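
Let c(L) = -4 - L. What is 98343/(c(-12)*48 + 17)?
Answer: 98343/401 ≈ 245.24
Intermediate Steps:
98343/(c(-12)*48 + 17) = 98343/((-4 - 1*(-12))*48 + 17) = 98343/((-4 + 12)*48 + 17) = 98343/(8*48 + 17) = 98343/(384 + 17) = 98343/401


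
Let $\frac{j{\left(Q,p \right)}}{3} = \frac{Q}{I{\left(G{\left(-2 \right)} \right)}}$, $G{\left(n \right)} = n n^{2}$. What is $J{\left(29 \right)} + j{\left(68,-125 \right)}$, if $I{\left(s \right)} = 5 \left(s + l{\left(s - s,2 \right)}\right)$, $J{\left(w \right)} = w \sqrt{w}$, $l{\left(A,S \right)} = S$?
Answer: $- \frac{34}{5} + 29 \sqrt{29} \approx 149.37$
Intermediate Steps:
$J{\left(w \right)} = w^{\frac{3}{2}}$
$G{\left(n \right)} = n^{3}$
$I{\left(s \right)} = 10 + 5 s$ ($I{\left(s \right)} = 5 \left(s + 2\right) = 5 \left(2 + s\right) = 10 + 5 s$)
$j{\left(Q,p \right)} = - \frac{Q}{10}$ ($j{\left(Q,p \right)} = 3 \frac{Q}{10 + 5 \left(-2\right)^{3}} = 3 \frac{Q}{10 + 5 \left(-8\right)} = 3 \frac{Q}{10 - 40} = 3 \frac{Q}{-30} = 3 Q \left(- \frac{1}{30}\right) = 3 \left(- \frac{Q}{30}\right) = - \frac{Q}{10}$)
$J{\left(29 \right)} + j{\left(68,-125 \right)} = 29^{\frac{3}{2}} - \frac{34}{5} = 29 \sqrt{29} - \frac{34}{5} = - \frac{34}{5} + 29 \sqrt{29}$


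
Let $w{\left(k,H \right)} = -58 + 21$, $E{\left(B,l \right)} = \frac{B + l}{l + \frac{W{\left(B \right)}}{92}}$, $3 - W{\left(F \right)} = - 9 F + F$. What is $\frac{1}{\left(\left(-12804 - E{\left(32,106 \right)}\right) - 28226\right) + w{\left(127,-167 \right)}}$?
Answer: $- \frac{3337}{137044811} \approx -2.435 \cdot 10^{-5}$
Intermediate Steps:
$W{\left(F \right)} = 3 + 8 F$ ($W{\left(F \right)} = 3 - \left(- 9 F + F\right) = 3 - - 8 F = 3 + 8 F$)
$E{\left(B,l \right)} = \frac{B + l}{\frac{3}{92} + l + \frac{2 B}{23}}$ ($E{\left(B,l \right)} = \frac{B + l}{l + \frac{3 + 8 B}{92}} = \frac{B + l}{l + \left(3 + 8 B\right) \frac{1}{92}} = \frac{B + l}{l + \left(\frac{3}{92} + \frac{2 B}{23}\right)} = \frac{B + l}{\frac{3}{92} + l + \frac{2 B}{23}}$)
$w{\left(k,H \right)} = -37$
$\frac{1}{\left(\left(-12804 - E{\left(32,106 \right)}\right) - 28226\right) + w{\left(127,-167 \right)}} = \frac{1}{\left(\left(-12804 - \frac{92 \left(32 + 106\right)}{3 + 8 \cdot 32 + 92 \cdot 106}\right) - 28226\right) - 37} = \frac{1}{\left(\left(-12804 - 92 \frac{1}{3 + 256 + 9752} \cdot 138\right) - 28226\right) - 37} = \frac{1}{\left(\left(-12804 - 92 \cdot \frac{1}{10011} \cdot 138\right) - 28226\right) - 37} = \frac{1}{\left(\left(-12804 - \frac{4232}{3337}\right) - 28226\right) - 37} = \frac{1}{\left(- \frac{42731180}{3337} - 28226\right) - 37} = \frac{1}{- \frac{136921342}{3337} - 37} = \frac{1}{- \frac{137044811}{3337}} = - \frac{3337}{137044811}$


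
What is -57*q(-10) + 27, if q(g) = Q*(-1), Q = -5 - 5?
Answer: -543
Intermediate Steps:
Q = -10
q(g) = 10 (q(g) = -10*(-1) = 10)
-57*q(-10) + 27 = -57*10 + 27 = -570 + 27 = -543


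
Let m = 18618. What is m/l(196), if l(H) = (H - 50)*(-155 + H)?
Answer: 9309/2993 ≈ 3.1103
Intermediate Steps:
l(H) = (-155 + H)*(-50 + H) (l(H) = (-50 + H)*(-155 + H) = (-155 + H)*(-50 + H))
m/l(196) = 18618/(7750 + 196² - 205*196) = 18618/(7750 + 38416 - 40180) = 18618/5986 = 18618*(1/5986) = 9309/2993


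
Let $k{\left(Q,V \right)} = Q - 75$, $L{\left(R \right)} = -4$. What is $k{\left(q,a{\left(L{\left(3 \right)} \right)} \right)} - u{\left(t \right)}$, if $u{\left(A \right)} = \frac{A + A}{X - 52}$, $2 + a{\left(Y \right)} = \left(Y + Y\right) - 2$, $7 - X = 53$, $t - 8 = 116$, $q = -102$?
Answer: $- \frac{8549}{49} \approx -174.47$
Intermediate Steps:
$t = 124$ ($t = 8 + 116 = 124$)
$X = -46$ ($X = 7 - 53 = -46$)
$a{\left(Y \right)} = -4 + 2 Y$ ($a{\left(Y \right)} = -2 + \left(\left(Y + Y\right) - 2\right) = -2 + \left(2 Y - 2\right) = -2 + \left(-2 + 2 Y\right) = -4 + 2 Y$)
$u{\left(A \right)} = - \frac{A}{49}$ ($u{\left(A \right)} = \frac{A + A}{-46 - 52} = \frac{2 A}{-98} = 2 A \left(- \frac{1}{98}\right) = - \frac{A}{49}$)
$k{\left(Q,V \right)} = -75 + Q$
$k{\left(q,a{\left(L{\left(3 \right)} \right)} \right)} - u{\left(t \right)} = \left(-75 - 102\right) - \left(- \frac{1}{49}\right) 124 = -177 - - \frac{124}{49} = -177 + \frac{124}{49} = - \frac{8549}{49}$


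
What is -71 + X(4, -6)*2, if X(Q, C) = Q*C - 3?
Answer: -125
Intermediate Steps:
X(Q, C) = -3 + C*Q (X(Q, C) = C*Q - 3 = -3 + C*Q)
-71 + X(4, -6)*2 = -71 + (-3 - 6*4)*2 = -71 + (-3 - 24)*2 = -71 - 27*2 = -71 - 54 = -125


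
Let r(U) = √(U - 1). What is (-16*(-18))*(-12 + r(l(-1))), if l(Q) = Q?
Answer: -3456 + 288*I*√2 ≈ -3456.0 + 407.29*I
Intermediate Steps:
r(U) = √(-1 + U)
(-16*(-18))*(-12 + r(l(-1))) = (-16*(-18))*(-12 + √(-1 - 1)) = 288*(-12 + √(-2)) = 288*(-12 + I*√2) = -3456 + 288*I*√2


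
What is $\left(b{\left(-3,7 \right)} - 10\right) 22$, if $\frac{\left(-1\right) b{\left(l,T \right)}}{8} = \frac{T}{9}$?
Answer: $- \frac{3212}{9} \approx -356.89$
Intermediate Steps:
$b{\left(l,T \right)} = - \frac{8 T}{9}$ ($b{\left(l,T \right)} = - 8 \frac{T}{9} = - \frac{8 T}{9}$)
$\left(b{\left(-3,7 \right)} - 10\right) 22 = \left(\left(- \frac{8}{9}\right) 7 - 10\right) 22 = \left(- \frac{56}{9} - 10\right) 22 = \left(- \frac{146}{9}\right) 22 = - \frac{3212}{9}$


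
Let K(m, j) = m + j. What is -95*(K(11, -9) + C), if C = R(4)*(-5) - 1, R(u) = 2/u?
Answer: 285/2 ≈ 142.50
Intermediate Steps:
K(m, j) = j + m
C = -7/2 (C = (2/4)*(-5) - 1 = (2*(¼))*(-5) - 1 = (½)*(-5) - 1 = -5/2 - 1 = -7/2 ≈ -3.5000)
-95*(K(11, -9) + C) = -95*((-9 + 11) - 7/2) = -95*(2 - 7/2) = -95*(-3/2) = 285/2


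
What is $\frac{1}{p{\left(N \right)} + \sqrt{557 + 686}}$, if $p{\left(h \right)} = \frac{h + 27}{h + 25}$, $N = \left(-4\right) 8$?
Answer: $- \frac{35}{60882} + \frac{49 \sqrt{1243}}{60882} \approx 0.027801$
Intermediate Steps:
$N = -32$
$p{\left(h \right)} = \frac{27 + h}{25 + h}$
$\frac{1}{p{\left(N \right)} + \sqrt{557 + 686}} = \frac{1}{\frac{27 - 32}{25 - 32} + \sqrt{557 + 686}} = \frac{1}{\frac{1}{-7} \left(-5\right) + \sqrt{1243}} = \frac{1}{\left(- \frac{1}{7}\right) \left(-5\right) + \sqrt{1243}} = \frac{1}{\frac{5}{7} + \sqrt{1243}}$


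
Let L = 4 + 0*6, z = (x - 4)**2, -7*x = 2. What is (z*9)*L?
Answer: 32400/49 ≈ 661.22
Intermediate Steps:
x = -2/7 (x = -1/7*2 = -2/7 ≈ -0.28571)
z = 900/49 (z = (-2/7 - 4)**2 = (-30/7)**2 = 900/49 ≈ 18.367)
L = 4 (L = 4 + 0 = 4)
(z*9)*L = ((900/49)*9)*4 = (8100/49)*4 = 32400/49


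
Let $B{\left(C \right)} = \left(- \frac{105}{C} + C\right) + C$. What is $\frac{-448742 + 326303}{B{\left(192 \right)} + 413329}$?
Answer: $- \frac{7836096}{26477597} \approx -0.29595$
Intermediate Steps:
$B{\left(C \right)} = - \frac{105}{C} + 2 C$ ($B{\left(C \right)} = \left(C - \frac{105}{C}\right) + C = - \frac{105}{C} + 2 C$)
$\frac{-448742 + 326303}{B{\left(192 \right)} + 413329} = \frac{-448742 + 326303}{\left(- \frac{105}{192} + 2 \cdot 192\right) + 413329} = - \frac{122439}{\left(\left(-105\right) \frac{1}{192} + 384\right) + 413329} = - \frac{122439}{\left(- \frac{35}{64} + 384\right) + 413329} = - \frac{122439}{\frac{24541}{64} + 413329} = - \frac{122439}{\frac{26477597}{64}} = \left(-122439\right) \frac{64}{26477597} = - \frac{7836096}{26477597}$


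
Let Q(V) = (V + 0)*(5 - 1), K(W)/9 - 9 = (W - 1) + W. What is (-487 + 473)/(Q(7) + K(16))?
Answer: -7/194 ≈ -0.036082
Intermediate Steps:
K(W) = 72 + 18*W (K(W) = 81 + 9*((W - 1) + W) = 81 + 9*((-1 + W) + W) = 81 + 9*(-1 + 2*W) = 81 + (-9 + 18*W) = 72 + 18*W)
Q(V) = 4*V (Q(V) = V*4 = 4*V)
(-487 + 473)/(Q(7) + K(16)) = (-487 + 473)/(4*7 + (72 + 18*16)) = -14/(28 + (72 + 288)) = -14/(28 + 360) = -14/388 = -14*1/388 = -7/194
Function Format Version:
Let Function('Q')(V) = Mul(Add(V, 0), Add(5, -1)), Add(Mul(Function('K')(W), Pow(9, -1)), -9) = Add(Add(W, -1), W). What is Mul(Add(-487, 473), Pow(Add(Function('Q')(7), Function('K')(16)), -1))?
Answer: Rational(-7, 194) ≈ -0.036082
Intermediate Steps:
Function('K')(W) = Add(72, Mul(18, W)) (Function('K')(W) = Add(81, Mul(9, Add(Add(W, -1), W))) = Add(81, Mul(9, Add(Add(-1, W), W))) = Add(81, Mul(9, Add(-1, Mul(2, W)))) = Add(81, Add(-9, Mul(18, W))) = Add(72, Mul(18, W)))
Function('Q')(V) = Mul(4, V) (Function('Q')(V) = Mul(V, 4) = Mul(4, V))
Mul(Add(-487, 473), Pow(Add(Function('Q')(7), Function('K')(16)), -1)) = Mul(Add(-487, 473), Pow(Add(Mul(4, 7), Add(72, Mul(18, 16))), -1)) = Mul(-14, Pow(Add(28, Add(72, 288)), -1)) = Mul(-14, Pow(Add(28, 360), -1)) = Mul(-14, Pow(388, -1)) = Mul(-14, Rational(1, 388)) = Rational(-7, 194)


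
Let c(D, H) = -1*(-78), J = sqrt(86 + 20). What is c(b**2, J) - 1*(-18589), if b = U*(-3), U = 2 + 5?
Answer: 18667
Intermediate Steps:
U = 7
b = -21 (b = 7*(-3) = -21)
J = sqrt(106) ≈ 10.296
c(D, H) = 78
c(b**2, J) - 1*(-18589) = 78 - 1*(-18589) = 78 + 18589 = 18667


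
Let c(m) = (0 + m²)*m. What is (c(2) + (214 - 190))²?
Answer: 1024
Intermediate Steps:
c(m) = m³ (c(m) = m²*m = m³)
(c(2) + (214 - 190))² = (2³ + (214 - 190))² = (8 + 24)² = 32² = 1024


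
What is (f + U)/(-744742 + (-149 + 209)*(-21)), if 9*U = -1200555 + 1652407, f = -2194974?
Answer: 9651457/3357009 ≈ 2.8750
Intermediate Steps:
U = 451852/9 (U = (-1200555 + 1652407)/9 = (⅑)*451852 = 451852/9 ≈ 50206.)
(f + U)/(-744742 + (-149 + 209)*(-21)) = (-2194974 + 451852/9)/(-744742 + (-149 + 209)*(-21)) = -19302914/(9*(-744742 + 60*(-21))) = -19302914/(9*(-744742 - 1260)) = -19302914/9/(-746002) = -19302914/9*(-1/746002) = 9651457/3357009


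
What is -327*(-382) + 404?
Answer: 125318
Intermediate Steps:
-327*(-382) + 404 = 124914 + 404 = 125318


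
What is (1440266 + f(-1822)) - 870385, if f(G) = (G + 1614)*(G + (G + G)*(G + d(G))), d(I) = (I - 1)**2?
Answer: 2517543822521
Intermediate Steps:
d(I) = (-1 + I)**2
f(G) = (1614 + G)*(G + 2*G*(G + (-1 + G)**2)) (f(G) = (G + 1614)*(G + (G + G)*(G + (-1 + G)**2)) = (1614 + G)*(G + (2*G)*(G + (-1 + G)**2)) = (1614 + G)*(G + 2*G*(G + (-1 + G)**2)))
(1440266 + f(-1822)) - 870385 = (1440266 - 1822*(4842 - 3225*(-1822) + 2*(-1822)**3 + 3226*(-1822)**2)) - 870385 = (1440266 - 1822*(4842 + 5875950 + 2*(-6048464248) + 3226*3319684)) - 870385 = (1440266 - 1822*(4842 + 5875950 - 12096928496 + 10709300584)) - 870385 = (1440266 - 1822*(-1381747120)) - 870385 = (1440266 + 2517543252640) - 870385 = 2517544692906 - 870385 = 2517543822521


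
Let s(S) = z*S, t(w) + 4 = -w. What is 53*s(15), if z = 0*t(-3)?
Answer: 0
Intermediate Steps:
t(w) = -4 - w
z = 0 (z = 0*(-4 - 1*(-3)) = 0*(-4 + 3) = 0*(-1) = 0)
s(S) = 0 (s(S) = 0*S = 0)
53*s(15) = 53*0 = 0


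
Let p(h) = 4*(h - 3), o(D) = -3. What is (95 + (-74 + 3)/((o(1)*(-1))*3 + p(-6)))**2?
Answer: 6948496/729 ≈ 9531.5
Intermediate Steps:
p(h) = -12 + 4*h (p(h) = 4*(-3 + h) = -12 + 4*h)
(95 + (-74 + 3)/((o(1)*(-1))*3 + p(-6)))**2 = (95 + (-74 + 3)/(-3*(-1)*3 + (-12 + 4*(-6))))**2 = (95 - 71/(3*3 + (-12 - 24)))**2 = (95 - 71/(9 - 36))**2 = (95 - 71/(-27))**2 = (95 - 71*(-1/27))**2 = (95 + 71/27)**2 = (2636/27)**2 = 6948496/729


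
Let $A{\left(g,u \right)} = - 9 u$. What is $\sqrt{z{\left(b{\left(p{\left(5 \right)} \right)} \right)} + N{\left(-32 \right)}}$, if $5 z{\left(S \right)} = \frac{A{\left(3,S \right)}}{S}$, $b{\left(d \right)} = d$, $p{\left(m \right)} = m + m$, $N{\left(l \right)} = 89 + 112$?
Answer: $\frac{2 \sqrt{1245}}{5} \approx 14.114$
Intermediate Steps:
$N{\left(l \right)} = 201$
$p{\left(m \right)} = 2 m$
$z{\left(S \right)} = - \frac{9}{5}$ ($z{\left(S \right)} = \frac{- 9 S \frac{1}{S}}{5} = \frac{1}{5} \left(-9\right) = - \frac{9}{5}$)
$\sqrt{z{\left(b{\left(p{\left(5 \right)} \right)} \right)} + N{\left(-32 \right)}} = \sqrt{- \frac{9}{5} + 201} = \sqrt{\frac{996}{5}} = \frac{2 \sqrt{1245}}{5}$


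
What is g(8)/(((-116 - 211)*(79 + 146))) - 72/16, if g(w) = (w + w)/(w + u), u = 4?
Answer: -1986533/441450 ≈ -4.5000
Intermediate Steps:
g(w) = 2*w/(4 + w) (g(w) = (w + w)/(w + 4) = (2*w)/(4 + w) = 2*w/(4 + w))
g(8)/(((-116 - 211)*(79 + 146))) - 72/16 = (2*8/(4 + 8))/(((-116 - 211)*(79 + 146))) - 72/16 = (2*8/12)/((-327*225)) - 72*1/16 = (2*8*(1/12))/(-73575) - 9/2 = (4/3)*(-1/73575) - 9/2 = -4/220725 - 9/2 = -1986533/441450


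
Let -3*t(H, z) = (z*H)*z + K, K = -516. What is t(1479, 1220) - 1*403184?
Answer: -734184212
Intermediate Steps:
t(H, z) = 172 - H*z²/3 (t(H, z) = -((z*H)*z - 516)/3 = -((H*z)*z - 516)/3 = -(H*z² - 516)/3 = -(-516 + H*z²)/3 = 172 - H*z²/3)
t(1479, 1220) - 1*403184 = (172 - ⅓*1479*1220²) - 1*403184 = (172 - ⅓*1479*1488400) - 403184 = (172 - 733781200) - 403184 = -733781028 - 403184 = -734184212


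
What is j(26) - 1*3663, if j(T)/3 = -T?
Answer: -3741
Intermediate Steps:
j(T) = -3*T (j(T) = 3*(-T) = -3*T)
j(26) - 1*3663 = -3*26 - 1*3663 = -78 - 3663 = -3741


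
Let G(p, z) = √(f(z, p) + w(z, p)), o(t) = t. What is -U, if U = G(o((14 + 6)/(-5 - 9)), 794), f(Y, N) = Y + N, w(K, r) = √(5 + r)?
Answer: -√(38836 + 35*√7)/7 ≈ -28.186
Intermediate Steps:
f(Y, N) = N + Y
G(p, z) = √(p + z + √(5 + p)) (G(p, z) = √((p + z) + √(5 + p)) = √(p + z + √(5 + p)))
U = √(5548/7 + 5*√7/7) (U = √((14 + 6)/(-5 - 9) + 794 + √(5 + (14 + 6)/(-5 - 9))) = √(20/(-14) + 794 + √(5 + 20/(-14))) = √(20*(-1/14) + 794 + √(5 + 20*(-1/14))) = √(-10/7 + 794 + √(5 - 10/7)) = √(-10/7 + 794 + √(25/7)) = √(-10/7 + 794 + 5*√7/7) = √(5548/7 + 5*√7/7) ≈ 28.186)
-U = -√(38836 + 35*√7)/7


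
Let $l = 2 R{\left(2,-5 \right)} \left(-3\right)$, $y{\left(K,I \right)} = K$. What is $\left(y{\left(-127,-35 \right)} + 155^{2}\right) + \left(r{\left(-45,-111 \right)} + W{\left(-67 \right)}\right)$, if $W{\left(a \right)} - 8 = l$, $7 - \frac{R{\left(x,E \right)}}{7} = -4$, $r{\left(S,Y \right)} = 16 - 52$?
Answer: $23408$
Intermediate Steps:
$r{\left(S,Y \right)} = -36$ ($r{\left(S,Y \right)} = 16 - 52 = -36$)
$R{\left(x,E \right)} = 77$ ($R{\left(x,E \right)} = 49 - -28 = 49 + 28 = 77$)
$l = -462$ ($l = 2 \cdot 77 \left(-3\right) = 154 \left(-3\right) = -462$)
$W{\left(a \right)} = -454$ ($W{\left(a \right)} = 8 - 462 = -454$)
$\left(y{\left(-127,-35 \right)} + 155^{2}\right) + \left(r{\left(-45,-111 \right)} + W{\left(-67 \right)}\right) = \left(-127 + 155^{2}\right) - 490 = \left(-127 + 24025\right) - 490 = 23898 - 490 = 23408$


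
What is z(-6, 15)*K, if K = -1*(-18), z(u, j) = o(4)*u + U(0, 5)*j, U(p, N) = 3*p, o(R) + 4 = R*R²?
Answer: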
..............................
Restate word for word the lines in the material above from the one with "Answer: -√(38836 + 35*√7)/7 ≈ -28.186" to the one with "Answer: $23408$"; both of those lines count, and nothing else does.

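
Answer: -√(38836 + 35*√7)/7 ≈ -28.186
Intermediate Steps:
f(Y, N) = N + Y
G(p, z) = √(p + z + √(5 + p)) (G(p, z) = √((p + z) + √(5 + p)) = √(p + z + √(5 + p)))
U = √(5548/7 + 5*√7/7) (U = √((14 + 6)/(-5 - 9) + 794 + √(5 + (14 + 6)/(-5 - 9))) = √(20/(-14) + 794 + √(5 + 20/(-14))) = √(20*(-1/14) + 794 + √(5 + 20*(-1/14))) = √(-10/7 + 794 + √(5 - 10/7)) = √(-10/7 + 794 + √(25/7)) = √(-10/7 + 794 + 5*√7/7) = √(5548/7 + 5*√7/7) ≈ 28.186)
-U = -√(38836 + 35*√7)/7


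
Let $l = 2 R{\left(2,-5 \right)} \left(-3\right)$, $y{\left(K,I \right)} = K$. What is $\left(y{\left(-127,-35 \right)} + 155^{2}\right) + \left(r{\left(-45,-111 \right)} + W{\left(-67 \right)}\right)$, if $W{\left(a \right)} - 8 = l$, $7 - \frac{R{\left(x,E \right)}}{7} = -4$, $r{\left(S,Y \right)} = 16 - 52$?
Answer: $23408$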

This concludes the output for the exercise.